:: WHAT TO PRODUCE ::
Exactly the lines from the start of the data through the line containing "Word shape: word" should be output, with both ends kept and nothing added.

☆ ☆ ☆ ☆

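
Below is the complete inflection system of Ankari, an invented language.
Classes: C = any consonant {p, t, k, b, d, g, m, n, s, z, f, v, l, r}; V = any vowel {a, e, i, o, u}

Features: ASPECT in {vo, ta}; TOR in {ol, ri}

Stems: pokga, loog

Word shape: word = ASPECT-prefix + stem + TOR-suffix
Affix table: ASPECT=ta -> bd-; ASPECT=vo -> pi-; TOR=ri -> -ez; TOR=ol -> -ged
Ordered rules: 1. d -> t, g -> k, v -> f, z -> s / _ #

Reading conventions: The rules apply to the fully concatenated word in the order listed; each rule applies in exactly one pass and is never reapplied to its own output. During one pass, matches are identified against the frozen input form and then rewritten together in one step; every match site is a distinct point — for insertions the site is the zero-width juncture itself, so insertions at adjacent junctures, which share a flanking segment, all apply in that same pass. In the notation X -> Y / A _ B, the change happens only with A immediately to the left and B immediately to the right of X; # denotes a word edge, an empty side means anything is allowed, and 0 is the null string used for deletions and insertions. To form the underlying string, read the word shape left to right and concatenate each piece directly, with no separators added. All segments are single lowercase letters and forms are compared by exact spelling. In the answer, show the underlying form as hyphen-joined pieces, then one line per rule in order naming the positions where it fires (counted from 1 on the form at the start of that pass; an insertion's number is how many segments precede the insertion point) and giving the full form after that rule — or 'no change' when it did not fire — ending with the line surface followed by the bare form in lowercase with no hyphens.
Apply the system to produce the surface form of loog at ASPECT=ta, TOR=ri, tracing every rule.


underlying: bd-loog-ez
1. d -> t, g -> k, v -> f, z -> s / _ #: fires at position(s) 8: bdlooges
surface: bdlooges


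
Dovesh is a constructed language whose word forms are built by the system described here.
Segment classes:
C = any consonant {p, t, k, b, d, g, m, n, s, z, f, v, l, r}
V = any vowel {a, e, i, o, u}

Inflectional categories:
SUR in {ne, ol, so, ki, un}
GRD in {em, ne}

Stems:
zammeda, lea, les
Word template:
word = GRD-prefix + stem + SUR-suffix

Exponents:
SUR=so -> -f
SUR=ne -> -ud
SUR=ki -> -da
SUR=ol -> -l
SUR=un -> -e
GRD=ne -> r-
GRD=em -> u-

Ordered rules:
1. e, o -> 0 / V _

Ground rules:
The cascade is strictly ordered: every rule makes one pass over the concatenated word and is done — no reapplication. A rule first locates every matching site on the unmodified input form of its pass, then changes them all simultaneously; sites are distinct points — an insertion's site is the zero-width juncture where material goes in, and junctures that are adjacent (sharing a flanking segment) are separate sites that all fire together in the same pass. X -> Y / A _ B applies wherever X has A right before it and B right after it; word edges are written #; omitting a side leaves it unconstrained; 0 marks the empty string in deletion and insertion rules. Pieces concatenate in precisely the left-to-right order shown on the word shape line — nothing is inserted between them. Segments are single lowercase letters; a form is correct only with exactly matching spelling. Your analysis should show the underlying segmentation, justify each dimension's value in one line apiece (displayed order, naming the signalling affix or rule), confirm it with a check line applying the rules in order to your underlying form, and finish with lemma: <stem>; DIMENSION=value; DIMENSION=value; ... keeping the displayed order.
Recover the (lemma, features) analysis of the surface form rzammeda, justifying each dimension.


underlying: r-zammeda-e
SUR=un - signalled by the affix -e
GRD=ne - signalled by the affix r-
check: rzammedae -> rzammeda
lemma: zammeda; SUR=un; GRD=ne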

☆ ☆ ☆ ☆

:: THE COMPLETED TASK ::
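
Below is the complete inflection system of Ankari, an invented language.
Classes: C = any consonant {p, t, k, b, d, g, m, n, s, z, f, v, l, r}; V = any vowel {a, e, i, o, u}

Features: ASPECT in {vo, ta}; TOR in {ol, ri}

Stems: pokga, loog

Word shape: word = ASPECT-prefix + stem + TOR-suffix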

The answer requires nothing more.